Exercise:
Repeat the listing below in full, keeping every character as it is.

Record excerpts:
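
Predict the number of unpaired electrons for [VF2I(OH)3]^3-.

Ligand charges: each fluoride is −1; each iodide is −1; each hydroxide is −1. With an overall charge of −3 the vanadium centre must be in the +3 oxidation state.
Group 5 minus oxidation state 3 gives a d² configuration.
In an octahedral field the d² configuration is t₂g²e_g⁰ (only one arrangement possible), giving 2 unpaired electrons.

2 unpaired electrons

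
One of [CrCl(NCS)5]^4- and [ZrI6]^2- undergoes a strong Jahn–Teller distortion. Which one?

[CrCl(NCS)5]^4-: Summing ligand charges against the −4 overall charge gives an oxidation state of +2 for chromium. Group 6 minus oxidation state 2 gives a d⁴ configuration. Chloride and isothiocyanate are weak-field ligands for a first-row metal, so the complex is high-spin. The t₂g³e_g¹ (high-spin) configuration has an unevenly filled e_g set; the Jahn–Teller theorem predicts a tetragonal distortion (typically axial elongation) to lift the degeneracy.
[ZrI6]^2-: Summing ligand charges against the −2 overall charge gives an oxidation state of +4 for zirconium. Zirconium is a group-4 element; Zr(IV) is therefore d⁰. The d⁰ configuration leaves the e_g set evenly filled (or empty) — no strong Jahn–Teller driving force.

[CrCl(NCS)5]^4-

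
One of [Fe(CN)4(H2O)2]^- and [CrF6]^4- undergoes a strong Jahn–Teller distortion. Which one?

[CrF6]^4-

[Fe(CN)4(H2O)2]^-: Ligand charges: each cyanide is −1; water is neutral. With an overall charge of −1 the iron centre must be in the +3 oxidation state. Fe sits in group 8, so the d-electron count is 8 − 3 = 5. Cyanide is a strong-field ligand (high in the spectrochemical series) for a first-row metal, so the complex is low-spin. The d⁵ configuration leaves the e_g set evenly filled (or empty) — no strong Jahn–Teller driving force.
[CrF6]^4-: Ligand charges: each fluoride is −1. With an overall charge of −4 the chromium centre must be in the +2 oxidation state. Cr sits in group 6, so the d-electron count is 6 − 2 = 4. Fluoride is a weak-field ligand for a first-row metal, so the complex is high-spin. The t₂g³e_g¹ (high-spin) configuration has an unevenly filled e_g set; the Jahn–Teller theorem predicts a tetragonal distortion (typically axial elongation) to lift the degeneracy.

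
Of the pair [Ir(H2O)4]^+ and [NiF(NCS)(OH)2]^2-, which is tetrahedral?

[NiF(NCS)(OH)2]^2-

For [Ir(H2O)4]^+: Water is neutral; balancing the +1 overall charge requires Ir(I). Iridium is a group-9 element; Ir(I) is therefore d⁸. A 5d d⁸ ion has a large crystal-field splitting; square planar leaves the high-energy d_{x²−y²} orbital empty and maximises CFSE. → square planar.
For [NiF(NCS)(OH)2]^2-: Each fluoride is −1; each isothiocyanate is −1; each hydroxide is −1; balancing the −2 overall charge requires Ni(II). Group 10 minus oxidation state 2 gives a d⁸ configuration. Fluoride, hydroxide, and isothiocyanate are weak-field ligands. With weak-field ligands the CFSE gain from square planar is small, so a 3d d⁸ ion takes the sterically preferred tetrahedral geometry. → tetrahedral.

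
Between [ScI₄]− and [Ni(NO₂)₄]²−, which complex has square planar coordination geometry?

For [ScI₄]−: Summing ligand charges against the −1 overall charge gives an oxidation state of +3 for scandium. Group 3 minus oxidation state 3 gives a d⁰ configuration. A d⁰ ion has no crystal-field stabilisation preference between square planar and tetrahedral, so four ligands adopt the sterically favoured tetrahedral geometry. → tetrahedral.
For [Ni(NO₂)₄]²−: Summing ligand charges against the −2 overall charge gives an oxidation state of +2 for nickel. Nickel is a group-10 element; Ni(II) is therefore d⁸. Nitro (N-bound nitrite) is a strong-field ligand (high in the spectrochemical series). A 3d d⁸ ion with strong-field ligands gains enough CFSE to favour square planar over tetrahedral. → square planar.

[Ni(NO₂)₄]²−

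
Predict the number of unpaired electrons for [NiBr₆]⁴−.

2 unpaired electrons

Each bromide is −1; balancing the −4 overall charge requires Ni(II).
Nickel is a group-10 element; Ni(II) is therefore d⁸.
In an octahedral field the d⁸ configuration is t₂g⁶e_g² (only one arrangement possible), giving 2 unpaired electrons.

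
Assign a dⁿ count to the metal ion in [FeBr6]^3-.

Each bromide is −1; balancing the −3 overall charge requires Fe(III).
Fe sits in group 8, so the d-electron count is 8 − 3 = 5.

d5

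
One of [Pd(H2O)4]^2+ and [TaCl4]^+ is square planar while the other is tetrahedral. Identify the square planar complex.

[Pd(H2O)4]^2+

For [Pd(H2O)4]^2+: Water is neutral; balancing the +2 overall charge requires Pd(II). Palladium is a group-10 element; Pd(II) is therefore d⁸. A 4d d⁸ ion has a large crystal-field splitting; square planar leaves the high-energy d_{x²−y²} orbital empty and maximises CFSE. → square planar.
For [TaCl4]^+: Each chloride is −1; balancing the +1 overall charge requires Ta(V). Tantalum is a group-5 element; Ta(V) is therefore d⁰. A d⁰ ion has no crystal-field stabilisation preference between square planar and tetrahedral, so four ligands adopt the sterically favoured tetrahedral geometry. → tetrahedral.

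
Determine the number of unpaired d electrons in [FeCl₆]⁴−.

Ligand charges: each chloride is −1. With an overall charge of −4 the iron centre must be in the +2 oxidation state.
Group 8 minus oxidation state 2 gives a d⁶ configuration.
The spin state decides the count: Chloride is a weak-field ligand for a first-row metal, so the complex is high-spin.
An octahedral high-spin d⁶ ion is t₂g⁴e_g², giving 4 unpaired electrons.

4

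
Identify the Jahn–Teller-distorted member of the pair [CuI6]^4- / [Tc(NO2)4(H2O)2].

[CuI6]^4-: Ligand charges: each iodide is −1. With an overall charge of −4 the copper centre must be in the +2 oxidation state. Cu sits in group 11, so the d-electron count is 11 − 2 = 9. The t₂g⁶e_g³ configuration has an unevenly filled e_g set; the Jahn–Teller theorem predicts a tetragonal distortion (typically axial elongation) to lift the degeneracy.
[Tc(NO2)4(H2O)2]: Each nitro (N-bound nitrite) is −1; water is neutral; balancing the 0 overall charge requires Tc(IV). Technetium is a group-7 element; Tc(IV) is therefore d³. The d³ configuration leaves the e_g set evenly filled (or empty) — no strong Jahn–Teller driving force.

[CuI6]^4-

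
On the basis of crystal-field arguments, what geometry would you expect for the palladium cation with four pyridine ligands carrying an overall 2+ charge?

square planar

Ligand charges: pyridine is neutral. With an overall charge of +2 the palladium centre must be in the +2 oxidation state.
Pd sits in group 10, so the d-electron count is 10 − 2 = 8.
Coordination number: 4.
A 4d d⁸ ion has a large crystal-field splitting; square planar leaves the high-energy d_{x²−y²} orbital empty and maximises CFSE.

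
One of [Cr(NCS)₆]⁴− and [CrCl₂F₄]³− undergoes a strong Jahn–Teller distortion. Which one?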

Exercise response:
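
Predict the number of unpaired electrons for [VF2I(OH)3]^3-.

Ligand charges: each fluoride is −1; each iodide is −1; each hydroxide is −1. With an overall charge of −3 the vanadium centre must be in the +3 oxidation state.
Group 5 minus oxidation state 3 gives a d² configuration.
In an octahedral field the d² configuration is t₂g²e_g⁰ (only one arrangement possible), giving 2 unpaired electrons.

2 unpaired electrons

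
One of [CrCl(NCS)5]^4- and [ZrI6]^2- undergoes a strong Jahn–Teller distortion. Which one?

[CrCl(NCS)5]^4-: Summing ligand charges against the −4 overall charge gives an oxidation state of +2 for chromium. Group 6 minus oxidation state 2 gives a d⁴ configuration. Chloride and isothiocyanate are weak-field ligands for a first-row metal, so the complex is high-spin. The t₂g³e_g¹ (high-spin) configuration has an unevenly filled e_g set; the Jahn–Teller theorem predicts a tetragonal distortion (typically axial elongation) to lift the degeneracy.
[ZrI6]^2-: Summing ligand charges against the −2 overall charge gives an oxidation state of +4 for zirconium. Zirconium is a group-4 element; Zr(IV) is therefore d⁰. The d⁰ configuration leaves the e_g set evenly filled (or empty) — no strong Jahn–Teller driving force.

[CrCl(NCS)5]^4-

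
One of [Fe(CN)4(H2O)2]^- and [CrF6]^4- undergoes a strong Jahn–Teller distortion. Which one?

[CrF6]^4-

[Fe(CN)4(H2O)2]^-: Ligand charges: each cyanide is −1; water is neutral. With an overall charge of −1 the iron centre must be in the +3 oxidation state. Fe sits in group 8, so the d-electron count is 8 − 3 = 5. Cyanide is a strong-field ligand (high in the spectrochemical series) for a first-row metal, so the complex is low-spin. The d⁵ configuration leaves the e_g set evenly filled (or empty) — no strong Jahn–Teller driving force.
[CrF6]^4-: Ligand charges: each fluoride is −1. With an overall charge of −4 the chromium centre must be in the +2 oxidation state. Cr sits in group 6, so the d-electron count is 6 − 2 = 4. Fluoride is a weak-field ligand for a first-row metal, so the complex is high-spin. The t₂g³e_g¹ (high-spin) configuration has an unevenly filled e_g set; the Jahn–Teller theorem predicts a tetragonal distortion (typically axial elongation) to lift the degeneracy.

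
Of the pair [Ir(H2O)4]^+ and [NiF(NCS)(OH)2]^2-, which is tetrahedral?

[NiF(NCS)(OH)2]^2-

For [Ir(H2O)4]^+: Water is neutral; balancing the +1 overall charge requires Ir(I). Iridium is a group-9 element; Ir(I) is therefore d⁸. A 5d d⁸ ion has a large crystal-field splitting; square planar leaves the high-energy d_{x²−y²} orbital empty and maximises CFSE. → square planar.
For [NiF(NCS)(OH)2]^2-: Each fluoride is −1; each isothiocyanate is −1; each hydroxide is −1; balancing the −2 overall charge requires Ni(II). Group 10 minus oxidation state 2 gives a d⁸ configuration. Fluoride, hydroxide, and isothiocyanate are weak-field ligands. With weak-field ligands the CFSE gain from square planar is small, so a 3d d⁸ ion takes the sterically preferred tetrahedral geometry. → tetrahedral.

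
Between [ScI₄]− and [Ni(NO₂)₄]²−, which complex has square planar coordination geometry?

For [ScI₄]−: Summing ligand charges against the −1 overall charge gives an oxidation state of +3 for scandium. Group 3 minus oxidation state 3 gives a d⁰ configuration. A d⁰ ion has no crystal-field stabilisation preference between square planar and tetrahedral, so four ligands adopt the sterically favoured tetrahedral geometry. → tetrahedral.
For [Ni(NO₂)₄]²−: Summing ligand charges against the −2 overall charge gives an oxidation state of +2 for nickel. Nickel is a group-10 element; Ni(II) is therefore d⁸. Nitro (N-bound nitrite) is a strong-field ligand (high in the spectrochemical series). A 3d d⁸ ion with strong-field ligands gains enough CFSE to favour square planar over tetrahedral. → square planar.

[Ni(NO₂)₄]²−

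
Predict the number of unpaired electrons for [NiBr₆]⁴−.

2 unpaired electrons

Each bromide is −1; balancing the −4 overall charge requires Ni(II).
Nickel is a group-10 element; Ni(II) is therefore d⁸.
In an octahedral field the d⁸ configuration is t₂g⁶e_g² (only one arrangement possible), giving 2 unpaired electrons.

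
Assign a dⁿ count to the metal ion in [FeBr6]^3-.

Each bromide is −1; balancing the −3 overall charge requires Fe(III).
Fe sits in group 8, so the d-electron count is 8 − 3 = 5.

d5

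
One of [Pd(H2O)4]^2+ and [TaCl4]^+ is square planar while the other is tetrahedral. Identify the square planar complex.

[Pd(H2O)4]^2+

For [Pd(H2O)4]^2+: Water is neutral; balancing the +2 overall charge requires Pd(II). Palladium is a group-10 element; Pd(II) is therefore d⁸. A 4d d⁸ ion has a large crystal-field splitting; square planar leaves the high-energy d_{x²−y²} orbital empty and maximises CFSE. → square planar.
For [TaCl4]^+: Each chloride is −1; balancing the +1 overall charge requires Ta(V). Tantalum is a group-5 element; Ta(V) is therefore d⁰. A d⁰ ion has no crystal-field stabilisation preference between square planar and tetrahedral, so four ligands adopt the sterically favoured tetrahedral geometry. → tetrahedral.

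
Determine the number of unpaired d electrons in [FeCl₆]⁴−.

Ligand charges: each chloride is −1. With an overall charge of −4 the iron centre must be in the +2 oxidation state.
Group 8 minus oxidation state 2 gives a d⁶ configuration.
The spin state decides the count: Chloride is a weak-field ligand for a first-row metal, so the complex is high-spin.
An octahedral high-spin d⁶ ion is t₂g⁴e_g², giving 4 unpaired electrons.

4

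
Identify the Jahn–Teller-distorted member of the pair [CuI6]^4- / [Tc(NO2)4(H2O)2].

[CuI6]^4-: Ligand charges: each iodide is −1. With an overall charge of −4 the copper centre must be in the +2 oxidation state. Cu sits in group 11, so the d-electron count is 11 − 2 = 9. The t₂g⁶e_g³ configuration has an unevenly filled e_g set; the Jahn–Teller theorem predicts a tetragonal distortion (typically axial elongation) to lift the degeneracy.
[Tc(NO2)4(H2O)2]: Each nitro (N-bound nitrite) is −1; water is neutral; balancing the 0 overall charge requires Tc(IV). Technetium is a group-7 element; Tc(IV) is therefore d³. The d³ configuration leaves the e_g set evenly filled (or empty) — no strong Jahn–Teller driving force.

[CuI6]^4-

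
On the basis of crystal-field arguments, what geometry would you expect for the palladium cation with four pyridine ligands carrying an overall 2+ charge?

square planar

Ligand charges: pyridine is neutral. With an overall charge of +2 the palladium centre must be in the +2 oxidation state.
Pd sits in group 10, so the d-electron count is 10 − 2 = 8.
Coordination number: 4.
A 4d d⁸ ion has a large crystal-field splitting; square planar leaves the high-energy d_{x²−y²} orbital empty and maximises CFSE.

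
One of [Cr(NCS)₆]⁴− and [CrCl₂F₄]³− undergoes a strong Jahn–Teller distortion. Which one?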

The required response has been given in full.